EXERCISE BRIEF
Search the records for lines with the word "Whenever" and copy each match.

:: DATA LISTING

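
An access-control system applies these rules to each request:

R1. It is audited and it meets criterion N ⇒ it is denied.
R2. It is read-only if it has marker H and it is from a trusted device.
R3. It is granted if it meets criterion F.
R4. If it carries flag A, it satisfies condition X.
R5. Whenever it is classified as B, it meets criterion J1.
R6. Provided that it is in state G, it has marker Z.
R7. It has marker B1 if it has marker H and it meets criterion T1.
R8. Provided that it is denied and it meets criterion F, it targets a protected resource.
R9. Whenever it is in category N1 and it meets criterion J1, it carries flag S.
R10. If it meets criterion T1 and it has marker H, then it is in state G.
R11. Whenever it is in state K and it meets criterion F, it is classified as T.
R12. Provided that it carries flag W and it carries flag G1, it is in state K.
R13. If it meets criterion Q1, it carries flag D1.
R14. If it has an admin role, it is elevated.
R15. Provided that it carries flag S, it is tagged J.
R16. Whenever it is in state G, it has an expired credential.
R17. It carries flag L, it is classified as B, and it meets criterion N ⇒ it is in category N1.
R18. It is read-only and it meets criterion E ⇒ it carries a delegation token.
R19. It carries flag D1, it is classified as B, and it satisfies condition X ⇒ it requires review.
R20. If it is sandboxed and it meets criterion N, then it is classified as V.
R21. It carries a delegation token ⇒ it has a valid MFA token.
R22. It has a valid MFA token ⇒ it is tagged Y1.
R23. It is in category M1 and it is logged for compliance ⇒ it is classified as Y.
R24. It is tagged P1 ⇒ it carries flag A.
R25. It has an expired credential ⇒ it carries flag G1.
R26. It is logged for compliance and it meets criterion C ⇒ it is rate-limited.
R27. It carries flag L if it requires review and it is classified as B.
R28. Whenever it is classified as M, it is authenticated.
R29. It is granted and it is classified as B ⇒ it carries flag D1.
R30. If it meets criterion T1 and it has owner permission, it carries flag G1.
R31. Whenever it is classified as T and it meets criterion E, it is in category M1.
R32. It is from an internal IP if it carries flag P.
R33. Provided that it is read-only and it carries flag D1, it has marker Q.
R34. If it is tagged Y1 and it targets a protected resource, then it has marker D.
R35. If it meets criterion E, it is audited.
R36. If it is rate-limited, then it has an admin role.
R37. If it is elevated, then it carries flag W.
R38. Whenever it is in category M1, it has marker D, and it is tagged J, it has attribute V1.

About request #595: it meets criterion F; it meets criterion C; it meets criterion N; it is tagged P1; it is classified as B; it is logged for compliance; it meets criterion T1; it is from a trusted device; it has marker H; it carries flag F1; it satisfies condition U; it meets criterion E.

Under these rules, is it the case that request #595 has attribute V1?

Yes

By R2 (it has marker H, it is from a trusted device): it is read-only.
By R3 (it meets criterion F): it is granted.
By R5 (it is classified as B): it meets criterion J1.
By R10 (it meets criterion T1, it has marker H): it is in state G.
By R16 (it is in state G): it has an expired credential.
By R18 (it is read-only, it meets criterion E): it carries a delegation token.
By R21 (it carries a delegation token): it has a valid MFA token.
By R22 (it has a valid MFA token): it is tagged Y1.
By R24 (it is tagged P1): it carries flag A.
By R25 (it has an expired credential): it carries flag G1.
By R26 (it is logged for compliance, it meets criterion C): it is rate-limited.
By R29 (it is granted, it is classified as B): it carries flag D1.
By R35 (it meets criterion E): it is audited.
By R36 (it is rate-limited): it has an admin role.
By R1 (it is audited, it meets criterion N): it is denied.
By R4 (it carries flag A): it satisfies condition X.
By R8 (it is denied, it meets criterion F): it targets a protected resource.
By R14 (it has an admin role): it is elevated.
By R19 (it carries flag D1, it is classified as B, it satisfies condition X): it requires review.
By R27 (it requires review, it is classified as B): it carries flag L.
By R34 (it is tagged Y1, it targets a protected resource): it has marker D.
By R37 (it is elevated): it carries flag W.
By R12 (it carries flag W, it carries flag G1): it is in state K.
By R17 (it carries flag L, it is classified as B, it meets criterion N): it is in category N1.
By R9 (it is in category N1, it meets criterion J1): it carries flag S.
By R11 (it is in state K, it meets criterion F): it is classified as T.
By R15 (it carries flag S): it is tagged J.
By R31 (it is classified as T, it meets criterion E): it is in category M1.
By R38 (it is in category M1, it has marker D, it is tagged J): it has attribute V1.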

::::

RESULT
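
R5. Whenever it is classified as B, it meets criterion J1.
R9. Whenever it is in category N1 and it meets criterion J1, it carries flag S.
R11. Whenever it is in state K and it meets criterion F, it is classified as T.
R16. Whenever it is in state G, it has an expired credential.
R28. Whenever it is classified as M, it is authenticated.
R31. Whenever it is classified as T and it meets criterion E, it is in category M1.
R38. Whenever it is in category M1, it has marker D, and it is tagged J, it has attribute V1.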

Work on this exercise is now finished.